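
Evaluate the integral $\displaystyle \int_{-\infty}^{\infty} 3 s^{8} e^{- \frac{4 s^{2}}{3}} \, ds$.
$\frac{25515 \sqrt{3} \sqrt{\pi}}{8192}$

Start from the elementary integral
$$J(a) = \int_{-\infty}^{\infty} 3 e^{- a s^{2}} \, ds = \frac{3 \sqrt{\pi}}{\sqrt{a}}.$$

Differentiating under the integral sign brings down a factor of $(-s^2)$:
$$\frac{dJ}{da} = \int_{-\infty}^{\infty} - 3 s^{2} e^{- a s^{2}} \, ds = - \frac{3 \sqrt{\pi}}{2 a^{\frac{3}{2}}}.$$

Repeating $4$ times in total — each differentiation brings down another $(-s^2)$ — gives
$$\frac{d^{4}J}{da^{4}} = \int_{-\infty}^{\infty} 3 s^{8} e^{- a s^{2}} \, ds = \frac{315 \sqrt{\pi}}{16 a^{\frac{9}{2}}},$$
and the integrand here is exactly the target integrand, so $I = \frac{315 \sqrt{\pi}}{16 a^{\frac{9}{2}}}$.

Setting $a = \frac{4}{3}$:
$$I = \frac{25515 \sqrt{3} \sqrt{\pi}}{8192}.$$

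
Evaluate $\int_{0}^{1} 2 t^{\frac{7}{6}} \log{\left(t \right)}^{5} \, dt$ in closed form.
$- \frac{11197440}{4826809}$

Start from the elementary integral
$$J(a) = \int_{0}^{1} 2 t^{a} \, dt = \frac{2}{a + 1}.$$

Differentiating under the integral sign brings down a factor of $\ln t$:
$$\frac{dJ}{da} = \int_{0}^{1} 2 t^{a} \log{\left(t \right)} \, dt = - \frac{2}{\left(a + 1\right)^{2}}.$$

Repeating $5$ times in total — each differentiation brings down another $\ln t$ — gives
$$\frac{d^{5}J}{da^{5}} = \int_{0}^{1} 2 t^{a} \log{\left(t \right)}^{5} \, dt = - \frac{240}{\left(a + 1\right)^{6}},$$
and the integrand here is exactly the target integrand, so $I = - \frac{240}{\left(a + 1\right)^{6}}$.

Setting $a = \frac{7}{6}$:
$$I = - \frac{11197440}{4826809}.$$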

........

◆ **WHAT IS EXPECTED**: All of the records need to be transcribed exactly.

◆ **RESULT OF THE TASK**:
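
Evaluate the integral $\displaystyle \int_{-\infty}^{\infty} 3 s^{8} e^{- \frac{4 s^{2}}{3}} \, ds$.
$\frac{25515 \sqrt{3} \sqrt{\pi}}{8192}$

Start from the elementary integral
$$J(a) = \int_{-\infty}^{\infty} 3 e^{- a s^{2}} \, ds = \frac{3 \sqrt{\pi}}{\sqrt{a}}.$$

Differentiating under the integral sign brings down a factor of $(-s^2)$:
$$\frac{dJ}{da} = \int_{-\infty}^{\infty} - 3 s^{2} e^{- a s^{2}} \, ds = - \frac{3 \sqrt{\pi}}{2 a^{\frac{3}{2}}}.$$

Repeating $4$ times in total — each differentiation brings down another $(-s^2)$ — gives
$$\frac{d^{4}J}{da^{4}} = \int_{-\infty}^{\infty} 3 s^{8} e^{- a s^{2}} \, ds = \frac{315 \sqrt{\pi}}{16 a^{\frac{9}{2}}},$$
and the integrand here is exactly the target integrand, so $I = \frac{315 \sqrt{\pi}}{16 a^{\frac{9}{2}}}$.

Setting $a = \frac{4}{3}$:
$$I = \frac{25515 \sqrt{3} \sqrt{\pi}}{8192}.$$

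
Evaluate $\int_{0}^{1} 2 t^{\frac{7}{6}} \log{\left(t \right)}^{5} \, dt$ in closed form.
$- \frac{11197440}{4826809}$

Start from the elementary integral
$$J(a) = \int_{0}^{1} 2 t^{a} \, dt = \frac{2}{a + 1}.$$

Differentiating under the integral sign brings down a factor of $\ln t$:
$$\frac{dJ}{da} = \int_{0}^{1} 2 t^{a} \log{\left(t \right)} \, dt = - \frac{2}{\left(a + 1\right)^{2}}.$$

Repeating $5$ times in total — each differentiation brings down another $\ln t$ — gives
$$\frac{d^{5}J}{da^{5}} = \int_{0}^{1} 2 t^{a} \log{\left(t \right)}^{5} \, dt = - \frac{240}{\left(a + 1\right)^{6}},$$
and the integrand here is exactly the target integrand, so $I = - \frac{240}{\left(a + 1\right)^{6}}$.

Setting $a = \frac{7}{6}$:
$$I = - \frac{11197440}{4826809}.$$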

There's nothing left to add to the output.